◆ **TASK BRIEF**
The expected output is every entry, repeated exactly.

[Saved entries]
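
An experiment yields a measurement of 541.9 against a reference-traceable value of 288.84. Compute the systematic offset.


Systematic error = measured - true
= 541.9 - 288.84
= 253.0600

253.0600


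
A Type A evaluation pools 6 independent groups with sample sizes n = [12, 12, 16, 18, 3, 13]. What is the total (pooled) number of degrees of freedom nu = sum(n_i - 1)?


nu = sum_i (n_i - 1)
nu = ((12 - 1) + (12 - 1) + (16 - 1) + (18 - 1) + (3 - 1) + (13 - 1))
nu = 11 + 11 + 15 + 17 + 2 + 12
nu = 68

68


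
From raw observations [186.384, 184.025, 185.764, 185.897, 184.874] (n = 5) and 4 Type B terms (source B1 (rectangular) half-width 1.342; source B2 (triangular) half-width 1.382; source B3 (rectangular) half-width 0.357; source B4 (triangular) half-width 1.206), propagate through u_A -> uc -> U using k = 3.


mean = (186.384 + 184.025 + 185.764 + 185.897 + 184.874) / 5 = 185.3888
s = sqrt(sum((x - mean)^2)/(n-1)) = 0.93734129
u_A = s / sqrt(n) = 0.93734129 / sqrt(5) = 0.41919177
u_B1 = 1.342 / sqrt(3) = 0.77480406
u_B2 = 1.382 / sqrt(6) = 0.56419914
u_B3 = 0.357 / sqrt(3) = 0.20611405
u_B4 = 1.206 / sqrt(6) = 0.49234744
uc = sqrt(0.41919177^2 + 0.77480406^2 + 0.56419914^2 + 0.20611405^2 + 0.49234744^2) = 1.1744159
U = k * uc = 3 * 1.1744159
U = 3.5232

3.5232


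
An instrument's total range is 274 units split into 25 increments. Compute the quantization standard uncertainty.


resolution = range / divisions
resolution = 274 / 25 = 10.96
u_res = resolution / (2*sqrt(3))
u_res = 10.96 / 3.4641016
u_res = 3.1639

3.1639


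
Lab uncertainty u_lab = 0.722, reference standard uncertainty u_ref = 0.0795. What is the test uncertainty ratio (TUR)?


TUR = u_lab / u_ref
= 0.722 / 0.0795
= 9.0818

9.0818


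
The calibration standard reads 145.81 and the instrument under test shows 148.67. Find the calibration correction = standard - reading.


Correction = standard - reading
= 145.81 - 148.67
= -2.8600

-2.8600


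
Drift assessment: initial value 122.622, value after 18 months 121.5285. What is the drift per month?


rate = (v2 - v1) / months
= (121.5285 - 122.622) / 18
= -1.0935 / 18
= -0.0608

-0.0608


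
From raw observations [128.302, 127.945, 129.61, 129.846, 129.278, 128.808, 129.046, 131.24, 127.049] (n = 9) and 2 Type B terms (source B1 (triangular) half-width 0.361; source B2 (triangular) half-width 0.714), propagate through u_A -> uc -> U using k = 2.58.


mean = (128.302 + 127.945 + 129.61 + 129.846 + 129.278 + 128.808 + 129.046 + 131.24 + 127.049) / 9 = 129.0137778
s = sqrt(sum((x - mean)^2)/(n-1)) = 1.2055394
u_A = s / sqrt(n) = 1.2055394 / sqrt(9) = 0.40184647
u_B1 = 0.361 / sqrt(6) = 0.14737763
u_B2 = 0.714 / sqrt(6) = 0.29148928
uc = sqrt(0.40184647^2 + 0.14737763^2 + 0.29148928^2) = 0.51784819
U = k * uc = 2.58 * 0.51784819
U = 1.3360

1.3360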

◆ **EXPECTED OUTPUT**
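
An experiment yields a measurement of 541.9 against a reference-traceable value of 288.84. Compute the systematic offset.


Systematic error = measured - true
= 541.9 - 288.84
= 253.0600

253.0600


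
A Type A evaluation pools 6 independent groups with sample sizes n = [12, 12, 16, 18, 3, 13]. What is the total (pooled) number of degrees of freedom nu = sum(n_i - 1)?


nu = sum_i (n_i - 1)
nu = ((12 - 1) + (12 - 1) + (16 - 1) + (18 - 1) + (3 - 1) + (13 - 1))
nu = 11 + 11 + 15 + 17 + 2 + 12
nu = 68

68


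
From raw observations [186.384, 184.025, 185.764, 185.897, 184.874] (n = 5) and 4 Type B terms (source B1 (rectangular) half-width 1.342; source B2 (triangular) half-width 1.382; source B3 (rectangular) half-width 0.357; source B4 (triangular) half-width 1.206), propagate through u_A -> uc -> U using k = 3.


mean = (186.384 + 184.025 + 185.764 + 185.897 + 184.874) / 5 = 185.3888
s = sqrt(sum((x - mean)^2)/(n-1)) = 0.93734129
u_A = s / sqrt(n) = 0.93734129 / sqrt(5) = 0.41919177
u_B1 = 1.342 / sqrt(3) = 0.77480406
u_B2 = 1.382 / sqrt(6) = 0.56419914
u_B3 = 0.357 / sqrt(3) = 0.20611405
u_B4 = 1.206 / sqrt(6) = 0.49234744
uc = sqrt(0.41919177^2 + 0.77480406^2 + 0.56419914^2 + 0.20611405^2 + 0.49234744^2) = 1.1744159
U = k * uc = 3 * 1.1744159
U = 3.5232

3.5232


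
An instrument's total range is 274 units split into 25 increments. Compute the quantization standard uncertainty.


resolution = range / divisions
resolution = 274 / 25 = 10.96
u_res = resolution / (2*sqrt(3))
u_res = 10.96 / 3.4641016
u_res = 3.1639

3.1639


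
Lab uncertainty u_lab = 0.722, reference standard uncertainty u_ref = 0.0795. What is the test uncertainty ratio (TUR)?


TUR = u_lab / u_ref
= 0.722 / 0.0795
= 9.0818

9.0818


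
The calibration standard reads 145.81 and the instrument under test shows 148.67. Find the calibration correction = standard - reading.


Correction = standard - reading
= 145.81 - 148.67
= -2.8600

-2.8600


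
Drift assessment: initial value 122.622, value after 18 months 121.5285. What is the drift per month?


rate = (v2 - v1) / months
= (121.5285 - 122.622) / 18
= -1.0935 / 18
= -0.0608

-0.0608


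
From raw observations [128.302, 127.945, 129.61, 129.846, 129.278, 128.808, 129.046, 131.24, 127.049] (n = 9) and 2 Type B terms (source B1 (triangular) half-width 0.361; source B2 (triangular) half-width 0.714), propagate through u_A -> uc -> U using k = 2.58.


mean = (128.302 + 127.945 + 129.61 + 129.846 + 129.278 + 128.808 + 129.046 + 131.24 + 127.049) / 9 = 129.0137778
s = sqrt(sum((x - mean)^2)/(n-1)) = 1.2055394
u_A = s / sqrt(n) = 1.2055394 / sqrt(9) = 0.40184647
u_B1 = 0.361 / sqrt(6) = 0.14737763
u_B2 = 0.714 / sqrt(6) = 0.29148928
uc = sqrt(0.40184647^2 + 0.14737763^2 + 0.29148928^2) = 0.51784819
U = k * uc = 2.58 * 0.51784819
U = 1.3360

1.3360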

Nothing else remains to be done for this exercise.